*WORK ITEM*
What is needed is an exact copy of all the records, written out in full.

*TASK DATA*
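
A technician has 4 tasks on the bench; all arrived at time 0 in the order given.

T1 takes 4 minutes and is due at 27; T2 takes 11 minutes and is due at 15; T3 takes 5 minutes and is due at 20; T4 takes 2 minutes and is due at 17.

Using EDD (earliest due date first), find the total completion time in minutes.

EDD (increasing due date): T2 T4 T3 T1.
T2: 0→11
T4: 11→13
T3: 13→18
T1: 18→22
Sum = 11+13+18+22 = 64.

64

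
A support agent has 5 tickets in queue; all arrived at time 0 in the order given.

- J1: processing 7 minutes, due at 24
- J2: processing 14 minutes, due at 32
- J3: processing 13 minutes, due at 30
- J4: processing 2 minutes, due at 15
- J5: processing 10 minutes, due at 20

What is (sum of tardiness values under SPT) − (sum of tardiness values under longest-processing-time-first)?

-52

SPT (increasing processing time): J4 J1 J5 J3 J2.
J4: 0→2, due 15, tardiness 0
J1: 2→9, due 24, tardiness 0
J5: 9→19, due 20, tardiness 0
J3: 19→32, due 30, tardiness 2
J2: 32→46, due 32, tardiness 14
Sum = 0+0+0+2+14 = 16.
LPT (decreasing processing time): J2 J3 J5 J1 J4.
J2: 0→14, due 32, tardiness 0
J3: 14→27, due 30, tardiness 0
J5: 27→37, due 20, tardiness 17
J1: 37→44, due 24, tardiness 20
J4: 44→46, due 15, tardiness 31
Sum = 0+0+17+20+31 = 68.
Difference = 16 − 68 = -52.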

*YOUR SOLUTION*
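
A technician has 4 tasks on the bench; all arrived at time 0 in the order given.

T1 takes 4 minutes and is due at 27; T2 takes 11 minutes and is due at 15; T3 takes 5 minutes and is due at 20; T4 takes 2 minutes and is due at 17.

Using EDD (earliest due date first), find the total completion time in minutes.

EDD (increasing due date): T2 T4 T3 T1.
T2: 0→11
T4: 11→13
T3: 13→18
T1: 18→22
Sum = 11+13+18+22 = 64.

64

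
A support agent has 5 tickets in queue; all arrived at time 0 in the order given.

- J1: processing 7 minutes, due at 24
- J2: processing 14 minutes, due at 32
- J3: processing 13 minutes, due at 30
- J4: processing 2 minutes, due at 15
- J5: processing 10 minutes, due at 20

What is (sum of tardiness values under SPT) − (sum of tardiness values under longest-processing-time-first)?

-52

SPT (increasing processing time): J4 J1 J5 J3 J2.
J4: 0→2, due 15, tardiness 0
J1: 2→9, due 24, tardiness 0
J5: 9→19, due 20, tardiness 0
J3: 19→32, due 30, tardiness 2
J2: 32→46, due 32, tardiness 14
Sum = 0+0+0+2+14 = 16.
LPT (decreasing processing time): J2 J3 J5 J1 J4.
J2: 0→14, due 32, tardiness 0
J3: 14→27, due 30, tardiness 0
J5: 27→37, due 20, tardiness 17
J1: 37→44, due 24, tardiness 20
J4: 44→46, due 15, tardiness 31
Sum = 0+0+17+20+31 = 68.
Difference = 16 − 68 = -52.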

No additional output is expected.